▶ _What you need to do_
Two lines in the data below mark the range: the one with "Consider this causal model of control" and the one with "incidence = 3*R_eff - 3". Return both, along with every line between them, exactly.

▶ _Records for this exercise_
# # #

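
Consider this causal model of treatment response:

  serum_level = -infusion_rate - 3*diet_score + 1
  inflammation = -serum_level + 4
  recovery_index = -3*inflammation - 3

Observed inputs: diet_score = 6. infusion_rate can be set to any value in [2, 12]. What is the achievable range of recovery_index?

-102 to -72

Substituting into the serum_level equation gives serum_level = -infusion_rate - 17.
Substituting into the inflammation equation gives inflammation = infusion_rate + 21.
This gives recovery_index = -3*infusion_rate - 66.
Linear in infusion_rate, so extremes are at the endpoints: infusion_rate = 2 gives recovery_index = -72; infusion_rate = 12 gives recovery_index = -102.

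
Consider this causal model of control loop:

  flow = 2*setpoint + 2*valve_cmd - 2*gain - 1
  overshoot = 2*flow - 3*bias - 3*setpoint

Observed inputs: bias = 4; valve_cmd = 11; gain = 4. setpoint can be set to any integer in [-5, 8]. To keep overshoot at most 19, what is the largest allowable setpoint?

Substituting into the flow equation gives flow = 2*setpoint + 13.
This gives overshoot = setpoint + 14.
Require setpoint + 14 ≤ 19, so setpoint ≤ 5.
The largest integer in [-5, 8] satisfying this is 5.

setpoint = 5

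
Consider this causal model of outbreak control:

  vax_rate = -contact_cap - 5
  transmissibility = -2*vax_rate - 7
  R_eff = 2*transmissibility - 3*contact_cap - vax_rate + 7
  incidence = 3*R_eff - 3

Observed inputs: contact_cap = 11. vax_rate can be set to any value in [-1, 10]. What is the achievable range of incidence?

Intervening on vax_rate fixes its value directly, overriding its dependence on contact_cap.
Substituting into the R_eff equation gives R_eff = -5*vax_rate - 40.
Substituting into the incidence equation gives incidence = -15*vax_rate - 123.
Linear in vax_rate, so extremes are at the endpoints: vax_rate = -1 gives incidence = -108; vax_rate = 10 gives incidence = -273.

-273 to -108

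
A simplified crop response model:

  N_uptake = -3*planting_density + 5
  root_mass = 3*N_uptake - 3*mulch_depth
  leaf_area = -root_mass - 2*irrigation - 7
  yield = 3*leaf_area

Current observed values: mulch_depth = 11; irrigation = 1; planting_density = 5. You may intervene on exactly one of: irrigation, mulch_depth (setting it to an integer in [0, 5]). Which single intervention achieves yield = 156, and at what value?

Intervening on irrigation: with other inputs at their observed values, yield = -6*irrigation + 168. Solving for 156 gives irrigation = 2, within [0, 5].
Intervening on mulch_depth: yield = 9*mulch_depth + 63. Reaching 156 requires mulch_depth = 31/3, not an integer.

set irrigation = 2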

# # #

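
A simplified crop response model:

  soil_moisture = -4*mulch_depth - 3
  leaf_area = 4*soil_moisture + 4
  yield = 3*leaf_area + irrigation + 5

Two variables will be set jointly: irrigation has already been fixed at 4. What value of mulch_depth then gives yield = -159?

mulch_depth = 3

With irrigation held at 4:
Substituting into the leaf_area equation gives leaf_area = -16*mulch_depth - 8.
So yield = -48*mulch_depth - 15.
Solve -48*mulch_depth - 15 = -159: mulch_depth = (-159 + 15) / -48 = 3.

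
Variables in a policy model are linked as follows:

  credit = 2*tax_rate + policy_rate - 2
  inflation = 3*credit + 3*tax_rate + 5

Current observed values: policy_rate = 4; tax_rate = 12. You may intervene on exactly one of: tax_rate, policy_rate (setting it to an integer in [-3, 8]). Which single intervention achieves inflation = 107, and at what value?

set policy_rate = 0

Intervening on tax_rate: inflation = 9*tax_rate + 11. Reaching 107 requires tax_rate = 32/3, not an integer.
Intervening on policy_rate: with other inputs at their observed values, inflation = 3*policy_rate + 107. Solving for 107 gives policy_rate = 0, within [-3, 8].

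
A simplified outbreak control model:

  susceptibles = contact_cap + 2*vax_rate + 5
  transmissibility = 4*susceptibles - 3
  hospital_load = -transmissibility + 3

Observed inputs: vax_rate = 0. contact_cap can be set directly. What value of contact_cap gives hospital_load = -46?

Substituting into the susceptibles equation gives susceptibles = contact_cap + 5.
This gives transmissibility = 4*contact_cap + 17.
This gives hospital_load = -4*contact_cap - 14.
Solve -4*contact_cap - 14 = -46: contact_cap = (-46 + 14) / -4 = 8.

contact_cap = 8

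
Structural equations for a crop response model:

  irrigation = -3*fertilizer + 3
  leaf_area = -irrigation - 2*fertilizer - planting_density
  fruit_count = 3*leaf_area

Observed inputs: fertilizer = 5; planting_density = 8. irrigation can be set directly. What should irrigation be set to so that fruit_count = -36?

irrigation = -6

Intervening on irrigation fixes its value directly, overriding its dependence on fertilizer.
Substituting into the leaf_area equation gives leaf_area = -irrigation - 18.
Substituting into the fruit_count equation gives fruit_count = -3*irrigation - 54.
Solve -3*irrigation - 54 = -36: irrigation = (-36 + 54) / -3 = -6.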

# # #

▶ _Solution_
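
Consider this causal model of control loop:

  flow = 2*setpoint + 2*valve_cmd - 2*gain - 1
  overshoot = 2*flow - 3*bias - 3*setpoint

Observed inputs: bias = 4; valve_cmd = 11; gain = 4. setpoint can be set to any integer in [-5, 8]. To keep overshoot at most 19, what is the largest allowable setpoint?

Substituting into the flow equation gives flow = 2*setpoint + 13.
This gives overshoot = setpoint + 14.
Require setpoint + 14 ≤ 19, so setpoint ≤ 5.
The largest integer in [-5, 8] satisfying this is 5.

setpoint = 5

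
Consider this causal model of outbreak control:

  vax_rate = -contact_cap - 5
  transmissibility = -2*vax_rate - 7
  R_eff = 2*transmissibility - 3*contact_cap - vax_rate + 7
  incidence = 3*R_eff - 3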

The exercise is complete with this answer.